● Your instructions
Please repeat the data in full, character for character.

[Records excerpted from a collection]
◇ ◇ ◇ ◇ ◇ ◇ ◇

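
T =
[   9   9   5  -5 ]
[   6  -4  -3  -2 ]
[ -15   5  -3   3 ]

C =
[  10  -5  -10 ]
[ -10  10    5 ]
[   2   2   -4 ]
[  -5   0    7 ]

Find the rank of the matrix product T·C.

3

First compute TC:
[[ 35,  55, -100],
 [104, -76, -82],
 [-221, 119, 208]]
Now row reduce the product.
R2 ← R2 − (104/35)·R1: [0, -1676/7, 1506/7]
R3 ← R3 + (221/35)·R1: [0, 3264/7, -2964/7]
R3 ← R3 + (816/419)·R2: [0, 0, -1860/419]
3 nonzero rows, so rank(TC) = 3.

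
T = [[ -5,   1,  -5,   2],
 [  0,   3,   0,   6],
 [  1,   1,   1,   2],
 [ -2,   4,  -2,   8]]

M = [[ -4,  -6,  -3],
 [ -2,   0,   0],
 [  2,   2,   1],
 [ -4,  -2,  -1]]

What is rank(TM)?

2

First compute TM:
[[  0,  16,   8],
 [-30, -12,  -6],
 [-12,  -8,  -4],
 [-36,  -8,  -4]]
Now row reduce the product.
Swap R1 ↔ R2
R3 ← R3 − (2/5)·R1: [0, -16/5, -8/5]
R4 ← R4 − (6/5)·R1: [0, 32/5, 16/5]
R3 ← R3 + (1/5)·R2: [0, 0, 0]
R4 ← R4 − (2/5)·R2: [0, 0, 0]
2 nonzero rows, so rank(TM) = 2.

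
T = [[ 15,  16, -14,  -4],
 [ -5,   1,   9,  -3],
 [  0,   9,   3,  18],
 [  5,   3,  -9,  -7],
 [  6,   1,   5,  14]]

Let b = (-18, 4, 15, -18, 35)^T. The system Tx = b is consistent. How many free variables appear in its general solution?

0

Row reduce the augmented matrix [T | b].
R2 ← R2 + (1/3)·R1: [0, 19/3, 13/3, -13/3, -2]
R4 ← R4 − (1/3)·R1: [0, -7/3, -13/3, -17/3, -12]
R5 ← R5 − (2/5)·R1: [0, -27/5, 53/5, 78/5, 211/5]
R3 ← R3 − (27/19)·R2: [0, 0, -60/19, 459/19, 339/19]
R4 ← R4 + (7/19)·R2: [0, 0, -52/19, -138/19, -242/19]
R5 ← R5 + (81/95)·R2: [0, 0, 1358/95, 1131/95, 3847/95]
R4 ← R4 − (13/15)·R3: [0, 0, 0, -141/5, -141/5]
R5 ← R5 + (679/150)·R3: [0, 0, 0, 6063/50, 6063/50]
R5 ← R5 + (43/10)·R4: [0, 0, 0, 0, 0]
The echelon form has 4 nonzero rows, and every pivot lies in the first 4 columns, so rank(T) = rank([T|b]) = 4.
The system is consistent.
Free variables = (unknowns) − (rank) = 4 − 4 = 0.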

◇ ◇ ◇ ◇ ◇ ◇ ◇

● Response area
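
T =
[   9   9   5  -5 ]
[   6  -4  -3  -2 ]
[ -15   5  -3   3 ]

C =
[  10  -5  -10 ]
[ -10  10    5 ]
[   2   2   -4 ]
[  -5   0    7 ]

Find the rank of the matrix product T·C.

3

First compute TC:
[[ 35,  55, -100],
 [104, -76, -82],
 [-221, 119, 208]]
Now row reduce the product.
R2 ← R2 − (104/35)·R1: [0, -1676/7, 1506/7]
R3 ← R3 + (221/35)·R1: [0, 3264/7, -2964/7]
R3 ← R3 + (816/419)·R2: [0, 0, -1860/419]
3 nonzero rows, so rank(TC) = 3.

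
T = [[ -5,   1,  -5,   2],
 [  0,   3,   0,   6],
 [  1,   1,   1,   2],
 [ -2,   4,  -2,   8]]

M = [[ -4,  -6,  -3],
 [ -2,   0,   0],
 [  2,   2,   1],
 [ -4,  -2,  -1]]

What is rank(TM)?

2

First compute TM:
[[  0,  16,   8],
 [-30, -12,  -6],
 [-12,  -8,  -4],
 [-36,  -8,  -4]]
Now row reduce the product.
Swap R1 ↔ R2
R3 ← R3 − (2/5)·R1: [0, -16/5, -8/5]
R4 ← R4 − (6/5)·R1: [0, 32/5, 16/5]
R3 ← R3 + (1/5)·R2: [0, 0, 0]
R4 ← R4 − (2/5)·R2: [0, 0, 0]
2 nonzero rows, so rank(TM) = 2.

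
T = [[ 15,  16, -14,  -4],
 [ -5,   1,   9,  -3],
 [  0,   9,   3,  18],
 [  5,   3,  -9,  -7],
 [  6,   1,   5,  14]]

Let b = (-18, 4, 15, -18, 35)^T. The system Tx = b is consistent. How many free variables appear in its general solution?

0

Row reduce the augmented matrix [T | b].
R2 ← R2 + (1/3)·R1: [0, 19/3, 13/3, -13/3, -2]
R4 ← R4 − (1/3)·R1: [0, -7/3, -13/3, -17/3, -12]
R5 ← R5 − (2/5)·R1: [0, -27/5, 53/5, 78/5, 211/5]
R3 ← R3 − (27/19)·R2: [0, 0, -60/19, 459/19, 339/19]
R4 ← R4 + (7/19)·R2: [0, 0, -52/19, -138/19, -242/19]
R5 ← R5 + (81/95)·R2: [0, 0, 1358/95, 1131/95, 3847/95]
R4 ← R4 − (13/15)·R3: [0, 0, 0, -141/5, -141/5]
R5 ← R5 + (679/150)·R3: [0, 0, 0, 6063/50, 6063/50]
R5 ← R5 + (43/10)·R4: [0, 0, 0, 0, 0]
The echelon form has 4 nonzero rows, and every pivot lies in the first 4 columns, so rank(T) = rank([T|b]) = 4.
The system is consistent.
Free variables = (unknowns) − (rank) = 4 − 4 = 0.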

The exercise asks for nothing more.